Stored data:
┌──
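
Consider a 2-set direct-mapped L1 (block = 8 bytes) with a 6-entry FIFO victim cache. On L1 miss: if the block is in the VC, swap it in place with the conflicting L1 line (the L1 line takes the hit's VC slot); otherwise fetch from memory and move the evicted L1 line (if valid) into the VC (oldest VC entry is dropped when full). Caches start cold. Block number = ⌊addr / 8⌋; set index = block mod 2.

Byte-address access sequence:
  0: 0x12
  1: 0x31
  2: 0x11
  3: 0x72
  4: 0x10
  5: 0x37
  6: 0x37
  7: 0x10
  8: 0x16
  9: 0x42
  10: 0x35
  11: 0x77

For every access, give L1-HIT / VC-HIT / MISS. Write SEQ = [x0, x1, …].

SEQ = [MISS, MISS, VC-HIT, MISS, VC-HIT, VC-HIT, L1-HIT, VC-HIT, L1-HIT, MISS, VC-HIT, VC-HIT]

  [0] addr=0x12 blk=2 s=0: MISS | VC []
  [1] addr=0x31 blk=6 s=0: MISS | VC [2]
  [2] addr=0x11 blk=2 s=0: VC-HIT | VC [6]
  [3] addr=0x72 blk=14 s=0: MISS | VC [6, 2]
  [4] addr=0x10 blk=2 s=0: VC-HIT | VC [6, 14]
  [5] addr=0x37 blk=6 s=0: VC-HIT | VC [2, 14]
  [6] addr=0x37 blk=6 s=0: L1-HIT | VC [2, 14]
  [7] addr=0x10 blk=2 s=0: VC-HIT | VC [6, 14]
  [8] addr=0x16 blk=2 s=0: L1-HIT | VC [6, 14]
  [9] addr=0x42 blk=8 s=0: MISS | VC [6, 14, 2]
  [10] addr=0x35 blk=6 s=0: VC-HIT | VC [8, 14, 2]
  [11] addr=0x77 blk=14 s=0: VC-HIT | VC [8, 6, 2]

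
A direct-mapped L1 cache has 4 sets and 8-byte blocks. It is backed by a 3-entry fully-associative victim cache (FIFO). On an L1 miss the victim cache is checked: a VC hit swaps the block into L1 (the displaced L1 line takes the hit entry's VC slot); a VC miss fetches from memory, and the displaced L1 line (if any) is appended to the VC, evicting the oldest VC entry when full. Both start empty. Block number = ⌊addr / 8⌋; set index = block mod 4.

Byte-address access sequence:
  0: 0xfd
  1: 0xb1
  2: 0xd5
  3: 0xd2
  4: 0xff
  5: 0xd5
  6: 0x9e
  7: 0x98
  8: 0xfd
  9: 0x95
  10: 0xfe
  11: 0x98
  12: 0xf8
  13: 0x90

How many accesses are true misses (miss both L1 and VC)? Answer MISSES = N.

MISSES = 5

  [0] addr=0xfd blk=31 s=3: MISS | VC []
  [1] addr=0xb1 blk=22 s=2: MISS | VC []
  [2] addr=0xd5 blk=26 s=2: MISS | VC [22]
  [3] addr=0xd2 blk=26 s=2: L1-HIT | VC [22]
  [4] addr=0xff blk=31 s=3: L1-HIT | VC [22]
  [5] addr=0xd5 blk=26 s=2: L1-HIT | VC [22]
  [6] addr=0x9e blk=19 s=3: MISS | VC [22, 31]
  [7] addr=0x98 blk=19 s=3: L1-HIT | VC [22, 31]
  [8] addr=0xfd blk=31 s=3: VC-HIT | VC [22, 19]
  [9] addr=0x95 blk=18 s=2: MISS | VC [22, 19, 26]
  [10] addr=0xfe blk=31 s=3: L1-HIT | VC [22, 19, 26]
  [11] addr=0x98 blk=19 s=3: VC-HIT | VC [22, 31, 26]
  [12] addr=0xf8 blk=31 s=3: VC-HIT | VC [22, 19, 26]
  [13] addr=0x90 blk=18 s=2: L1-HIT | VC [22, 19, 26]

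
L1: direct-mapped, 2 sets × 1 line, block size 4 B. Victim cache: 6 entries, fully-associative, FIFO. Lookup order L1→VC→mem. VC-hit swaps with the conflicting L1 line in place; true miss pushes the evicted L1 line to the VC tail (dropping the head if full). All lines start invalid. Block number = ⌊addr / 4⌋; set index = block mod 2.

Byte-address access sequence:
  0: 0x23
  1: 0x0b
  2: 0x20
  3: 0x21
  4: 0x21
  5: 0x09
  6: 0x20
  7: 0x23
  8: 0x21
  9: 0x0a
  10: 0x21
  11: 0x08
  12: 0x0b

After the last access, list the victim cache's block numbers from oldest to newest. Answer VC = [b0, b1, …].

VC = [8]

0: 0x23 (blk 8, set 0) → MISS  vc=[]
1: 0xb (blk 2, set 0) → MISS  vc=[8]
2: 0x20 (blk 8, set 0) → VC-HIT  vc=[2]
3: 0x21 (blk 8, set 0) → L1-HIT  vc=[2]
4: 0x21 (blk 8, set 0) → L1-HIT  vc=[2]
5: 0x9 (blk 2, set 0) → VC-HIT  vc=[8]
6: 0x20 (blk 8, set 0) → VC-HIT  vc=[2]
7: 0x23 (blk 8, set 0) → L1-HIT  vc=[2]
8: 0x21 (blk 8, set 0) → L1-HIT  vc=[2]
9: 0xa (blk 2, set 0) → VC-HIT  vc=[8]
10: 0x21 (blk 8, set 0) → VC-HIT  vc=[2]
11: 0x8 (blk 2, set 0) → VC-HIT  vc=[8]
12: 0xb (blk 2, set 0) → L1-HIT  vc=[8]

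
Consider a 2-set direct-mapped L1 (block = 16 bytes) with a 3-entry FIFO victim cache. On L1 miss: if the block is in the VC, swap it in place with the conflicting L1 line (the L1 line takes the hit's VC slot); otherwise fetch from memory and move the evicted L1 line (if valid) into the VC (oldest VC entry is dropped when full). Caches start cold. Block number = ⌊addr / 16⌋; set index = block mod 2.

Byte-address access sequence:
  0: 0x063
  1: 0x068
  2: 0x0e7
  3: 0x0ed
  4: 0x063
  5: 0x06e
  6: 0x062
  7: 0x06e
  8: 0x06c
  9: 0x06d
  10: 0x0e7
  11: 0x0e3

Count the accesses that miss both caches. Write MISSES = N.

MISSES = 2

  [0] addr=0x63 blk=6 s=0: MISS | VC []
  [1] addr=0x68 blk=6 s=0: L1-HIT | VC []
  [2] addr=0xe7 blk=14 s=0: MISS | VC [6]
  [3] addr=0xed blk=14 s=0: L1-HIT | VC [6]
  [4] addr=0x63 blk=6 s=0: VC-HIT | VC [14]
  [5] addr=0x6e blk=6 s=0: L1-HIT | VC [14]
  [6] addr=0x62 blk=6 s=0: L1-HIT | VC [14]
  [7] addr=0x6e blk=6 s=0: L1-HIT | VC [14]
  [8] addr=0x6c blk=6 s=0: L1-HIT | VC [14]
  [9] addr=0x6d blk=6 s=0: L1-HIT | VC [14]
  [10] addr=0xe7 blk=14 s=0: VC-HIT | VC [6]
  [11] addr=0xe3 blk=14 s=0: L1-HIT | VC [6]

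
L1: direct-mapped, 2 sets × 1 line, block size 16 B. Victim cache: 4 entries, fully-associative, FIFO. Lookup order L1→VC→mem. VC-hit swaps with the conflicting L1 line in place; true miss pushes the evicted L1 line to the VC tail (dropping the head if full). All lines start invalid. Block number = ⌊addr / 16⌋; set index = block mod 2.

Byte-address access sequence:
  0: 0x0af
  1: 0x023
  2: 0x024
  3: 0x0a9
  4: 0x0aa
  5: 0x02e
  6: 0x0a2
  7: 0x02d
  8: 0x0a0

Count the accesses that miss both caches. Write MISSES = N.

0: 0xaf (blk 10, set 0) → MISS  vc=[]
1: 0x23 (blk 2, set 0) → MISS  vc=[10]
2: 0x24 (blk 2, set 0) → L1-HIT  vc=[10]
3: 0xa9 (blk 10, set 0) → VC-HIT  vc=[2]
4: 0xaa (blk 10, set 0) → L1-HIT  vc=[2]
5: 0x2e (blk 2, set 0) → VC-HIT  vc=[10]
6: 0xa2 (blk 10, set 0) → VC-HIT  vc=[2]
7: 0x2d (blk 2, set 0) → VC-HIT  vc=[10]
8: 0xa0 (blk 10, set 0) → VC-HIT  vc=[2]

MISSES = 2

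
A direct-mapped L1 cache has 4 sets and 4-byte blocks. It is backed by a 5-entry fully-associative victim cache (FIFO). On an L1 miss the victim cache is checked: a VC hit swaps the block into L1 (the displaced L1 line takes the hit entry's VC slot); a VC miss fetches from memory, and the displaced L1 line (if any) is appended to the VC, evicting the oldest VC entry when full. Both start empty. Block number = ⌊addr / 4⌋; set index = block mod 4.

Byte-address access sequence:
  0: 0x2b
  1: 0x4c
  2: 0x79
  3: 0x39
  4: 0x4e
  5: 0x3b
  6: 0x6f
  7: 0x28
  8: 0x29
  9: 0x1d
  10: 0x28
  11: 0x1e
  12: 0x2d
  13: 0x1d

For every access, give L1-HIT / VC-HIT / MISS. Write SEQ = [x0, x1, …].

SEQ = [MISS, MISS, MISS, MISS, L1-HIT, L1-HIT, MISS, VC-HIT, L1-HIT, MISS, L1-HIT, L1-HIT, MISS, VC-HIT]

0: 0x2b (blk 10, set 2) → MISS  vc=[]
1: 0x4c (blk 19, set 3) → MISS  vc=[]
2: 0x79 (blk 30, set 2) → MISS  vc=[10]
3: 0x39 (blk 14, set 2) → MISS  vc=[10, 30]
4: 0x4e (blk 19, set 3) → L1-HIT  vc=[10, 30]
5: 0x3b (blk 14, set 2) → L1-HIT  vc=[10, 30]
6: 0x6f (blk 27, set 3) → MISS  vc=[10, 30, 19]
7: 0x28 (blk 10, set 2) → VC-HIT  vc=[14, 30, 19]
8: 0x29 (blk 10, set 2) → L1-HIT  vc=[14, 30, 19]
9: 0x1d (blk 7, set 3) → MISS  vc=[14, 30, 19, 27]
10: 0x28 (blk 10, set 2) → L1-HIT  vc=[14, 30, 19, 27]
11: 0x1e (blk 7, set 3) → L1-HIT  vc=[14, 30, 19, 27]
12: 0x2d (blk 11, set 3) → MISS  vc=[14, 30, 19, 27, 7]
13: 0x1d (blk 7, set 3) → VC-HIT  vc=[14, 30, 19, 27, 11]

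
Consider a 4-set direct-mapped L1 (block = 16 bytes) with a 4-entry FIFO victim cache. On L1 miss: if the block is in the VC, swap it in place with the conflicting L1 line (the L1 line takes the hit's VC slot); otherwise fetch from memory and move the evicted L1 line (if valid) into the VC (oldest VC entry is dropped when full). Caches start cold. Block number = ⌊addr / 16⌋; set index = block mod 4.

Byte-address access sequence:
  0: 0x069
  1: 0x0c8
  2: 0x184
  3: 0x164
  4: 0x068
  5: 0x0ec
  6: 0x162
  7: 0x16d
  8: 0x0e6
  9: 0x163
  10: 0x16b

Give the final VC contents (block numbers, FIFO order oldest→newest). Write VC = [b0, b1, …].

VC = [12, 14, 6]

#0 0x69→b6/s2 MISS; vc=[]
#1 0xc8→b12/s0 MISS; vc=[]
#2 0x184→b24/s0 MISS; vc=[12]
#3 0x164→b22/s2 MISS; vc=[12,6]
#4 0x68→b6/s2 VC-HIT; vc=[12,22]
#5 0xec→b14/s2 MISS; vc=[12,22,6]
#6 0x162→b22/s2 VC-HIT; vc=[12,14,6]
#7 0x16d→b22/s2 L1-HIT; vc=[12,14,6]
#8 0xe6→b14/s2 VC-HIT; vc=[12,22,6]
#9 0x163→b22/s2 VC-HIT; vc=[12,14,6]
#10 0x16b→b22/s2 L1-HIT; vc=[12,14,6]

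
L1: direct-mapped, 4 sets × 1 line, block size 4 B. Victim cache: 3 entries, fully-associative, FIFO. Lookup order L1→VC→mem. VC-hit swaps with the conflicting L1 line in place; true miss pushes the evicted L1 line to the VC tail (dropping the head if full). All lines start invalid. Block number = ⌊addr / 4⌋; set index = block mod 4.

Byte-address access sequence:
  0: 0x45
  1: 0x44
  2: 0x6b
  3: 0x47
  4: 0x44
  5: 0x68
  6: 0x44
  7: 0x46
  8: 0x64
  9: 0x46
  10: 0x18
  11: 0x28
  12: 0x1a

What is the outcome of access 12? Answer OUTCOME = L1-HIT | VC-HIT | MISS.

OUTCOME = VC-HIT

#0 0x45→b17/s1 MISS; vc=[]
#1 0x44→b17/s1 L1-HIT; vc=[]
#2 0x6b→b26/s2 MISS; vc=[]
#3 0x47→b17/s1 L1-HIT; vc=[]
#4 0x44→b17/s1 L1-HIT; vc=[]
#5 0x68→b26/s2 L1-HIT; vc=[]
#6 0x44→b17/s1 L1-HIT; vc=[]
#7 0x46→b17/s1 L1-HIT; vc=[]
#8 0x64→b25/s1 MISS; vc=[17]
#9 0x46→b17/s1 VC-HIT; vc=[25]
#10 0x18→b6/s2 MISS; vc=[25,26]
#11 0x28→b10/s2 MISS; vc=[25,26,6]
#12 0x1a→b6/s2 VC-HIT; vc=[25,26,10]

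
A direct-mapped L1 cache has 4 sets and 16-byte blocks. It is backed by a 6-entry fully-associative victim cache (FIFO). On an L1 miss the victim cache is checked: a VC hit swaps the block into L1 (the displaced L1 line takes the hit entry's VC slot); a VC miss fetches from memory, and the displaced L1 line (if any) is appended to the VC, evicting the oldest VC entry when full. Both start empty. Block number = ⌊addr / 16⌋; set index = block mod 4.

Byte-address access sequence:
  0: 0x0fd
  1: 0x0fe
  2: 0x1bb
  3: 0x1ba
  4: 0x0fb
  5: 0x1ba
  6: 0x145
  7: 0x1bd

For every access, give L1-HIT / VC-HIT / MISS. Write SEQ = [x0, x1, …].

SEQ = [MISS, L1-HIT, MISS, L1-HIT, VC-HIT, VC-HIT, MISS, L1-HIT]

  [0] addr=0xfd blk=15 s=3: MISS | VC []
  [1] addr=0xfe blk=15 s=3: L1-HIT | VC []
  [2] addr=0x1bb blk=27 s=3: MISS | VC [15]
  [3] addr=0x1ba blk=27 s=3: L1-HIT | VC [15]
  [4] addr=0xfb blk=15 s=3: VC-HIT | VC [27]
  [5] addr=0x1ba blk=27 s=3: VC-HIT | VC [15]
  [6] addr=0x145 blk=20 s=0: MISS | VC [15]
  [7] addr=0x1bd blk=27 s=3: L1-HIT | VC [15]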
└──
Task description: Look through the entries, and return every line that the word "lines" appears in.

Answer for the task:
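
L1: direct-mapped, 2 sets × 1 line, block size 4 B. Victim cache: 6 entries, fully-associative, FIFO. Lookup order L1→VC→mem. VC-hit swaps with the conflicting L1 line in place; true miss pushes the evicted L1 line to the VC tail (dropping the head if full). All lines start invalid. Block number = ⌊addr / 4⌋; set index = block mod 2.
L1: direct-mapped, 2 sets × 1 line, block size 16 B. Victim cache: 4 entries, fully-associative, FIFO. Lookup order L1→VC→mem. VC-hit swaps with the conflicting L1 line in place; true miss pushes the evicted L1 line to the VC tail (dropping the head if full). All lines start invalid. Block number = ⌊addr / 16⌋; set index = block mod 2.
L1: direct-mapped, 4 sets × 1 line, block size 4 B. Victim cache: 3 entries, fully-associative, FIFO. Lookup order L1→VC→mem. VC-hit swaps with the conflicting L1 line in place; true miss pushes the evicted L1 line to the VC tail (dropping the head if full). All lines start invalid. Block number = ⌊addr / 4⌋; set index = block mod 4.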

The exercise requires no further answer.